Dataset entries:

++++

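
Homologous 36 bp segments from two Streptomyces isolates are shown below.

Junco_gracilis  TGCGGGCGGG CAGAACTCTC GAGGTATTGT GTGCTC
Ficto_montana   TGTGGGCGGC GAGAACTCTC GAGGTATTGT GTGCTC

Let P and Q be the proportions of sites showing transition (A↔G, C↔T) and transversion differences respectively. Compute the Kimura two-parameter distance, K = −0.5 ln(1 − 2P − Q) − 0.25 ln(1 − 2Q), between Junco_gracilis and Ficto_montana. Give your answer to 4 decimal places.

0.0883

Differing sites — 3:C/T (Ti); 10:G/C (Tv); 11:C/G (Tv).
Of the 3 differences, 1 transition and 2 transversions over 36 sites: P = 1/36 = 0.027778, Q = 2/36 = 0.055556.
d = −0.5·ln(0.888888) − 0.25·ln(0.888888) = −0.5·(-0.117784) − 0.25·(-0.117784) = 0.0883.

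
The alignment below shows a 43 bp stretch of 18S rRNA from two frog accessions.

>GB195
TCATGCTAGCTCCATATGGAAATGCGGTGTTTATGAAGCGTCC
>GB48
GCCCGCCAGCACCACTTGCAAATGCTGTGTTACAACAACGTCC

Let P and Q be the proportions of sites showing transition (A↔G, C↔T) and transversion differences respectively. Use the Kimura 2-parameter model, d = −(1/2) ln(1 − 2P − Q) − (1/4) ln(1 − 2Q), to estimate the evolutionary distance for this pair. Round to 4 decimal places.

Mismatches occur at site 1 (T→G, transversion), site 3 (A→C, transversion), site 4 (T→C, transition), site 7 (T→C, transition), site 11 (T→A, transversion), site 15 (T→C, transition), site 16 (A→T, transversion), site 19 (G→C, transversion), site 26 (G→T, transversion), site 32 (T→A, transversion), site 33 (A→C, transversion), site 34 (T→A, transversion), site 35 (G→A, transition), site 36 (A→C, transversion), site 38 (G→A, transition).
Of the 15 differences, 5 transitions and 10 transversions over 43 sites: P = 5/43 = 0.116279, Q = 10/43 = 0.232558.
d = −0.5·ln(0.534884) − 0.25·ln(0.534884) = −0.5·(-0.625705) − 0.25·(-0.625705) = 0.4693.

0.4693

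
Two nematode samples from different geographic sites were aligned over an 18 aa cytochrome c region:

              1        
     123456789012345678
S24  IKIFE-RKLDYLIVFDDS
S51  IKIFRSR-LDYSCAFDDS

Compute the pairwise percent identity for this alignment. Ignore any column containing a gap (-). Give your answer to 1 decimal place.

75.0%

Excluding the 2 gap columns leaves 16 comparable sites.
Mismatches occur at site 5 (E→R), site 12 (L→S), site 13 (I→C), site 14 (V→A).
12 of the 16 comparable sites match, so the percent identity is 12/16 × 100 = 75.0%.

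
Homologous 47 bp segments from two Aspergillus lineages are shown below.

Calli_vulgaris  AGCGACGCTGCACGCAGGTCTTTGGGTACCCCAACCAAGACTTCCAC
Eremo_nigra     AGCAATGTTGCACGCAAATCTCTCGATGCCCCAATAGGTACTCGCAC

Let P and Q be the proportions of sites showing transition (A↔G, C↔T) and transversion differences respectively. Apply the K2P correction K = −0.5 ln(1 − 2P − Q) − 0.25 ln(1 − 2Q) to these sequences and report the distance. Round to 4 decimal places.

The sequences differ at positions 4 (G/A, transition), 6 (C/T, transition), 8 (C/T, transition), 17 (G/A, transition), 18 (G/A, transition), 22 (T/C, transition), 24 (G/C, transversion), 26 (G/A, transition), 28 (A/G, transition), 35 (C/T, transition), 36 (C/A, transversion), 37 (A/G, transition), 38 (A/G, transition), 39 (G/T, transversion), 43 (T/C, transition), 44 (C/G, transversion).
Of the 16 differences, 12 transitions and 4 transversions over 47 sites: P = 12/47 = 0.255319, Q = 4/47 = 0.085106.
d = −0.5·ln(0.404256) − 0.25·ln(0.829788) = −0.5·(-0.905707) − 0.25·(-0.186585) = 0.4995.

0.4995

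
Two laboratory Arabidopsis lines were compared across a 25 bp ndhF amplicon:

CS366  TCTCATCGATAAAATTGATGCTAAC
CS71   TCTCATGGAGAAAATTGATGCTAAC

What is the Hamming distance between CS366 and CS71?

The sequences differ at positions 7 (C/G), 10 (T/G).
That gives 2 mismatches out of 25 aligned sites, so the Hamming distance is 2.

2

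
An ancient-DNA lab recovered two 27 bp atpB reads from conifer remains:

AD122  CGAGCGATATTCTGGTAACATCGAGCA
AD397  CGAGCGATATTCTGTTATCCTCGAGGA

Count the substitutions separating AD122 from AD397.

4

The sequences differ at positions 15 (G/T), 18 (A/T), 20 (A/C), 26 (C/G).
That gives 4 mismatches out of 27 aligned sites, so the Hamming distance is 4.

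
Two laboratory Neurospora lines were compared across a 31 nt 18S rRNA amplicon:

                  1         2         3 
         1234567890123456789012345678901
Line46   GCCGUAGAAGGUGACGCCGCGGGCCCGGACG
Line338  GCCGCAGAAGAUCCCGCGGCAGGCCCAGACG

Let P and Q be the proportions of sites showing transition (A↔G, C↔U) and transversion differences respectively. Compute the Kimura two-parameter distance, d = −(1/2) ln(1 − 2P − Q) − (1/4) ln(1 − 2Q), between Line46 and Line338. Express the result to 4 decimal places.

The sequences differ at positions 5 (U/C, transition), 11 (G/A, transition), 13 (G/C, transversion), 14 (A/C, transversion), 18 (C/G, transversion), 21 (G/A, transition), 27 (G/A, transition).
Of the 7 differences, 4 transitions and 3 transversions over 31 sites: P = 4/31 = 0.129032, Q = 3/31 = 0.096774.
d = −0.5·ln(0.645162) − 0.25·ln(0.806452) = −0.5·(-0.438254) − 0.25·(-0.215111) = 0.2729.

0.2729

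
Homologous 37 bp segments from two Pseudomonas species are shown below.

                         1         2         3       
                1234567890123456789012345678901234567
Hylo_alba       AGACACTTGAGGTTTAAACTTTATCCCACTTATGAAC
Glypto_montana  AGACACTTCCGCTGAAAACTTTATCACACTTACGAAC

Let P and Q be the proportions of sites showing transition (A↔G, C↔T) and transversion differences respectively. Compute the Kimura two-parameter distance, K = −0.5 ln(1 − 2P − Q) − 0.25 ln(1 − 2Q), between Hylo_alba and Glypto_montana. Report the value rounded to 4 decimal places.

The sequences differ at positions 9 (G/C, transversion), 10 (A/C, transversion), 12 (G/C, transversion), 14 (T/G, transversion), 15 (T/A, transversion), 26 (C/A, transversion), 33 (T/C, transition).
Of the 7 differences, 1 transition and 6 transversions over 37 sites: P = 1/37 = 0.027027, Q = 6/37 = 0.162162.
d = −0.5·ln(0.783784) − 0.25·ln(0.675676) = −0.5·(-0.243622) − 0.25·(-0.392042) = 0.2198.

0.2198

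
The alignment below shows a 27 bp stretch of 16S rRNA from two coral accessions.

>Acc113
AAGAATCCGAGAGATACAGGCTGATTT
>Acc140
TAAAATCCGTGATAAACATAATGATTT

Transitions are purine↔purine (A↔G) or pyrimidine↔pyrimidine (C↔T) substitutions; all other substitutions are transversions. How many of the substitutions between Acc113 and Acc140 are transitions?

2

Differing sites — 1:A/T (Tv); 3:G/A (Ti); 10:A/T (Tv); 13:G/T (Tv); 15:T/A (Tv); 19:G/T (Tv); 20:G/A (Ti); 21:C/A (Tv).
Of the 8 differences, 2 transitions and 6 transversions, so the answer is 2.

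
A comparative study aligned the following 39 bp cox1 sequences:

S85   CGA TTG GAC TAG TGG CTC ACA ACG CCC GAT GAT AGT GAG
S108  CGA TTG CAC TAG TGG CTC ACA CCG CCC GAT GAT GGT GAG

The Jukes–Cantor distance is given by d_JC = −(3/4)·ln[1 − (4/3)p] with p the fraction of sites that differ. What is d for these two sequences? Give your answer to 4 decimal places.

The sequences differ at positions 7 (G/C), 22 (A/C), 34 (A/G).
p = 3/39 = 0.076923.
d = −0.75 · ln(1 − (4/3)·0.076923) = −0.75 · ln(0.897436) = −0.75 · (-0.108213) = 0.0812.

0.0812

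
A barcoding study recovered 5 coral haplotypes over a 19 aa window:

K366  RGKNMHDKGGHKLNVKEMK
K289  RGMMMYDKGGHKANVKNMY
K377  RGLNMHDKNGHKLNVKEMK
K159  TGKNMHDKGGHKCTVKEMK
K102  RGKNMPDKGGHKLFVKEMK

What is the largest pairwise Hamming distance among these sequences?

Pairwise Hamming distances:
  K366 vs K289: 6
  K366 vs K377: 2
  K366 vs K159: 3
  K366 vs K102: 2
  K289 vs K377: 7
  K289 vs K159: 8
  K289 vs K102: 7
  K377 vs K159: 5
  K377 vs K102: 4
  K159 vs K102: 4
The largest is 8, between K289 and K159.

8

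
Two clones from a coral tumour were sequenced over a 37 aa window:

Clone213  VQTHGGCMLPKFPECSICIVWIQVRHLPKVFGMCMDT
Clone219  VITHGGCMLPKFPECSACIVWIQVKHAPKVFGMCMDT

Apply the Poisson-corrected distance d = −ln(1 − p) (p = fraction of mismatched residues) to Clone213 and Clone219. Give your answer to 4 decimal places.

0.1144

Differing sites — 2:Q/I; 17:I/A; 25:R/K; 27:L/A.
p = 4/37 = 0.108108.
d = −ln(1 − 0.108108) = −ln(0.891892) = 0.1144.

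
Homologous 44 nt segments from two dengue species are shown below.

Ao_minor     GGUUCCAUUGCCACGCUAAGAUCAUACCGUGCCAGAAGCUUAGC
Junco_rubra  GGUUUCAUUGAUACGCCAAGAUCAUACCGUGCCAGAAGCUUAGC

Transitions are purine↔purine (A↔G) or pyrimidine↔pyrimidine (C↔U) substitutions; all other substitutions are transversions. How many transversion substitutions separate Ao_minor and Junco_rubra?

1

Mismatches occur at site 5 (C→U, transition), site 11 (C→A, transversion), site 12 (C→U, transition), site 17 (U→C, transition).
Of the 4 differences, 3 transitions and 1 transversion, so the answer is 1.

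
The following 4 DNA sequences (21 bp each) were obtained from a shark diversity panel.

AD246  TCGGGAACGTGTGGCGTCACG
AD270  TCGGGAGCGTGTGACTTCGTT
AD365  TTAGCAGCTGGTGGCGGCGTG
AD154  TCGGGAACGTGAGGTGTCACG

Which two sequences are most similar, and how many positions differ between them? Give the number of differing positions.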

++++

Task directions ▸
Through the last line of the entries above, beginning at the line containing "Homologous 44 nt", transcribe each line exactly, both ends included and nothing more.

Answer space ▸
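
Homologous 44 nt segments from two dengue species are shown below.

Ao_minor     GGUUCCAUUGCCACGCUAAGAUCAUACCGUGCCAGAAGCUUAGC
Junco_rubra  GGUUUCAUUGAUACGCCAAGAUCAUACCGUGCCAGAAGCUUAGC

Transitions are purine↔purine (A↔G) or pyrimidine↔pyrimidine (C↔U) substitutions; all other substitutions are transversions. How many transversion substitutions separate Ao_minor and Junco_rubra?

1

Mismatches occur at site 5 (C→U, transition), site 11 (C→A, transversion), site 12 (C→U, transition), site 17 (U→C, transition).
Of the 4 differences, 3 transitions and 1 transversion, so the answer is 1.

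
The following 4 DNA sequences (21 bp each) were obtained from a shark diversity panel.

AD246  TCGGGAACGTGTGGCGTCACG
AD270  TCGGGAGCGTGTGACTTCGTT
AD365  TTAGCAGCTGGTGGCGGCGTG
AD154  TCGGGAACGTGAGGTGTCACG

Which two sequences are most similar, and how many positions differ between them? Give the number of differing positions.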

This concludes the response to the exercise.